**WHAT TO PRODUCE**
Give back exactly the lines from the one containing "5. [order #4] limit_buy(price=105, qty=4)" through the end of the records, including both, and no others.

**EXCERPTED RECORDS**
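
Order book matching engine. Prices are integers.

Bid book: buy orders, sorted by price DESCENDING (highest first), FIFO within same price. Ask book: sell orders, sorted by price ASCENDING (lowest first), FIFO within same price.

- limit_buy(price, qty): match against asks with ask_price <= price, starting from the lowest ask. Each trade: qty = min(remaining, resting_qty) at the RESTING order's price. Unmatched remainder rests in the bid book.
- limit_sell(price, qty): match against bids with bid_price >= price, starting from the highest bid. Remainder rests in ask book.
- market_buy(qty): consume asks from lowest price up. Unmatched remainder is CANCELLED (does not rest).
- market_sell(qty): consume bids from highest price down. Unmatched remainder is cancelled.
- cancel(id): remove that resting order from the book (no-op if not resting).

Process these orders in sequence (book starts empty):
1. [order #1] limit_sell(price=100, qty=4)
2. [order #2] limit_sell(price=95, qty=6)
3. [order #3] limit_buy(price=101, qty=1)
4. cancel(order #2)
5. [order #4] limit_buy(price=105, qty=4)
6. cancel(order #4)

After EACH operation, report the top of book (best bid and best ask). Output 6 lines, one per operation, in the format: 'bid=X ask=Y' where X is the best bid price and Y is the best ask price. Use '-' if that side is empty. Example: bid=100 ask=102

After op 1 [order #1] limit_sell(price=100, qty=4): fills=none; bids=[-] asks=[#1:4@100]
After op 2 [order #2] limit_sell(price=95, qty=6): fills=none; bids=[-] asks=[#2:6@95 #1:4@100]
After op 3 [order #3] limit_buy(price=101, qty=1): fills=#3x#2:1@95; bids=[-] asks=[#2:5@95 #1:4@100]
After op 4 cancel(order #2): fills=none; bids=[-] asks=[#1:4@100]
After op 5 [order #4] limit_buy(price=105, qty=4): fills=#4x#1:4@100; bids=[-] asks=[-]
After op 6 cancel(order #4): fills=none; bids=[-] asks=[-]

Answer: bid=- ask=100
bid=- ask=95
bid=- ask=95
bid=- ask=100
bid=- ask=-
bid=- ask=-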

**SOLUTION TO THE EXERCISE**
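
5. [order #4] limit_buy(price=105, qty=4)
6. cancel(order #4)

After EACH operation, report the top of book (best bid and best ask). Output 6 lines, one per operation, in the format: 'bid=X ask=Y' where X is the best bid price and Y is the best ask price. Use '-' if that side is empty. Example: bid=100 ask=102

After op 1 [order #1] limit_sell(price=100, qty=4): fills=none; bids=[-] asks=[#1:4@100]
After op 2 [order #2] limit_sell(price=95, qty=6): fills=none; bids=[-] asks=[#2:6@95 #1:4@100]
After op 3 [order #3] limit_buy(price=101, qty=1): fills=#3x#2:1@95; bids=[-] asks=[#2:5@95 #1:4@100]
After op 4 cancel(order #2): fills=none; bids=[-] asks=[#1:4@100]
After op 5 [order #4] limit_buy(price=105, qty=4): fills=#4x#1:4@100; bids=[-] asks=[-]
After op 6 cancel(order #4): fills=none; bids=[-] asks=[-]

Answer: bid=- ask=100
bid=- ask=95
bid=- ask=95
bid=- ask=100
bid=- ask=-
bid=- ask=-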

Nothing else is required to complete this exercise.